[Stored items]
╭──

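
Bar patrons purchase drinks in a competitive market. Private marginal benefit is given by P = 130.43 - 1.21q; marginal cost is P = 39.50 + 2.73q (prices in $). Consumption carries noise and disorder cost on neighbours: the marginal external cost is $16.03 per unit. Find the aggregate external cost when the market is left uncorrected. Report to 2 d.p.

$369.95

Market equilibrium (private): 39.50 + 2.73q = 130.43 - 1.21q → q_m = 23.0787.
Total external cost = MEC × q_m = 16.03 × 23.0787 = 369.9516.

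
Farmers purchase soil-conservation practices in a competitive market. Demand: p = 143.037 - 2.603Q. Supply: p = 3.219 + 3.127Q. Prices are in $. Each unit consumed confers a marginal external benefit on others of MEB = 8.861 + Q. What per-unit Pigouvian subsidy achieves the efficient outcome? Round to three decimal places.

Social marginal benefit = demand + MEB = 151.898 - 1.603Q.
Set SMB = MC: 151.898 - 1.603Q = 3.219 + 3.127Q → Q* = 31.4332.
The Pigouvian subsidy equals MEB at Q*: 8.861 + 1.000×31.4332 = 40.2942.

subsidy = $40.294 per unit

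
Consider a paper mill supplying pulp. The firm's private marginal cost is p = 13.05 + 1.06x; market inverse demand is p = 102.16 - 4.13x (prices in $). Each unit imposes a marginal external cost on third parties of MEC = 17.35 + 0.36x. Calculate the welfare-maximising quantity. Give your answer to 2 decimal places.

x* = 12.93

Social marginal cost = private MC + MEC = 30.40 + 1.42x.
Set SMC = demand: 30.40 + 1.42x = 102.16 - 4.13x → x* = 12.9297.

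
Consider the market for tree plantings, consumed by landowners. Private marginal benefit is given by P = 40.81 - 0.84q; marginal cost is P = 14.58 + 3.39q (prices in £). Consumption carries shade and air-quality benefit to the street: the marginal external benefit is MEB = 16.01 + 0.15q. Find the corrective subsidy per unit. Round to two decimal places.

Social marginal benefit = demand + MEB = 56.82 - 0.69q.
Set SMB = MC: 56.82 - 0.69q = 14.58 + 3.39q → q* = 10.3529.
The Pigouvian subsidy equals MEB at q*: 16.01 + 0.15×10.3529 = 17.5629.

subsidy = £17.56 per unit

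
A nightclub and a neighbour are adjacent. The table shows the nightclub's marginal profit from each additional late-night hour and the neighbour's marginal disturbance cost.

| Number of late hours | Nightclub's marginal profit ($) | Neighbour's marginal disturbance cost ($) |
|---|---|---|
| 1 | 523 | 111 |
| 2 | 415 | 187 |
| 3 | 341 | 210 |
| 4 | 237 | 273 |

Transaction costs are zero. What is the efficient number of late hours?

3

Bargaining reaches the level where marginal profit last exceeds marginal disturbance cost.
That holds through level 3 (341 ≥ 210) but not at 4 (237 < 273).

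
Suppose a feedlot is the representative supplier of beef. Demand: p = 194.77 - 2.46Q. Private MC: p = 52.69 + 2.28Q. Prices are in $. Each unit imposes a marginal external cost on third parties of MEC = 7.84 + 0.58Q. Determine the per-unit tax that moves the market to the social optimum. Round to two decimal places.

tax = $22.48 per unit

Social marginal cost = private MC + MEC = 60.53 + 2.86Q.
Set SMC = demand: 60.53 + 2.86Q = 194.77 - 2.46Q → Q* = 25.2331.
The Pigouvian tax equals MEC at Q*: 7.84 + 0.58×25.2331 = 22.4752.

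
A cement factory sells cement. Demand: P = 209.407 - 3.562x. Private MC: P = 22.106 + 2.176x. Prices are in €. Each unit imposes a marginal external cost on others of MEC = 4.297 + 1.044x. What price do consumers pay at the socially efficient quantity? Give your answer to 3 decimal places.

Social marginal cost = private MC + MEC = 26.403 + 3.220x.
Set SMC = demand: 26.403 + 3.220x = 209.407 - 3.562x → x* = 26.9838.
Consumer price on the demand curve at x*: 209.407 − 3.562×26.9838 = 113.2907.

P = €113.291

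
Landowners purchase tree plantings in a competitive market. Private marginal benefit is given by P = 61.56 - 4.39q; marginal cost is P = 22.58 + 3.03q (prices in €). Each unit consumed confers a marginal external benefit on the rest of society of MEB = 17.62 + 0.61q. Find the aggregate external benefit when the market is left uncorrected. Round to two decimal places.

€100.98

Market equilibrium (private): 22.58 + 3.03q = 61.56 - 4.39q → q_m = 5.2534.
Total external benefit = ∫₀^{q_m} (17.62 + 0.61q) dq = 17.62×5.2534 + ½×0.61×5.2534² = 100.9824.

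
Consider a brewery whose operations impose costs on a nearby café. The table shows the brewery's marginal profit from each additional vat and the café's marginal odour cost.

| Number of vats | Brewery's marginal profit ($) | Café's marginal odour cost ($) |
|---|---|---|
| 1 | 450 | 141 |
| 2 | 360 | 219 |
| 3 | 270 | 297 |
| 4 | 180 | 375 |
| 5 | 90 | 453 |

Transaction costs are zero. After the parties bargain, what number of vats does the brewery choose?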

╰──

ASSIGNMENT: Each line of the data above that contains "vats" counts once; report the total alone.

ANSWER SPACE: 2